HOW TO COMPLETE THIS TASK = Please restate each entry that follows word for word.

Dataset records
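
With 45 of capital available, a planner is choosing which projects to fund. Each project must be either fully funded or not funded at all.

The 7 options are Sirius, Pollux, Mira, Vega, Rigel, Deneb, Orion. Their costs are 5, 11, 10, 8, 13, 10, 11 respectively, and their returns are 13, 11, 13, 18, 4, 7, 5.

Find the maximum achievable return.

Treat it as a binary knapsack problem.
Take Sirius, Pollux, Mira, Vega, and Deneb: cost 5 + 11 + 10 + 8 + 10 = 44 ≤ 45, return 13 + 11 + 13 + 18 + 7 = 62.
No other feasible combination does better.

62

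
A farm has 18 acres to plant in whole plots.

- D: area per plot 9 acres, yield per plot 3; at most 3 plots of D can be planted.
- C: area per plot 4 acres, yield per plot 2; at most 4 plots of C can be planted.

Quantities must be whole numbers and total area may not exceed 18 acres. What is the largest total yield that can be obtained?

Take 4×C: area 16 ≤ 18, yield 4·2 = 8.
C has the best ratio (2/4) and is taken to its limit of 4; remaining capacity is filled optimally with the others.

8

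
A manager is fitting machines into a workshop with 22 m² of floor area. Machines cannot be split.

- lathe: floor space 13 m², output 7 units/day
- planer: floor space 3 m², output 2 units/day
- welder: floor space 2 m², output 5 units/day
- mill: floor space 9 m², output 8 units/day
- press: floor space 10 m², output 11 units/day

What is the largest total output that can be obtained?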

ANSWER FOR THE TASK =
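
With 45 of capital available, a planner is choosing which projects to fund. Each project must be either fully funded or not funded at all.

The 7 options are Sirius, Pollux, Mira, Vega, Rigel, Deneb, Orion. Their costs are 5, 11, 10, 8, 13, 10, 11 respectively, and their returns are 13, 11, 13, 18, 4, 7, 5.

Find the maximum achievable return.

Treat it as a binary knapsack problem.
Take Sirius, Pollux, Mira, Vega, and Deneb: cost 5 + 11 + 10 + 8 + 10 = 44 ≤ 45, return 13 + 11 + 13 + 18 + 7 = 62.
No other feasible combination does better.

62

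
A farm has 18 acres to plant in whole plots.

- D: area per plot 9 acres, yield per plot 3; at most 3 plots of D can be planted.
- C: area per plot 4 acres, yield per plot 2; at most 4 plots of C can be planted.

Quantities must be whole numbers and total area may not exceed 18 acres. What is the largest total yield that can be obtained?

Take 4×C: area 16 ≤ 18, yield 4·2 = 8.
C has the best ratio (2/4) and is taken to its limit of 4; remaining capacity is filled optimally with the others.

8

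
A manager is fitting machines into a workshop with 22 m² of floor area. Machines cannot be split.

- lathe: floor space 13 m², output 7 units/day
- planer: floor space 3 m², output 2 units/day
- welder: floor space 2 m², output 5 units/day
- mill: floor space 9 m², output 8 units/day
- press: floor space 10 m², output 11 units/day

What is the largest total output that can be obtained?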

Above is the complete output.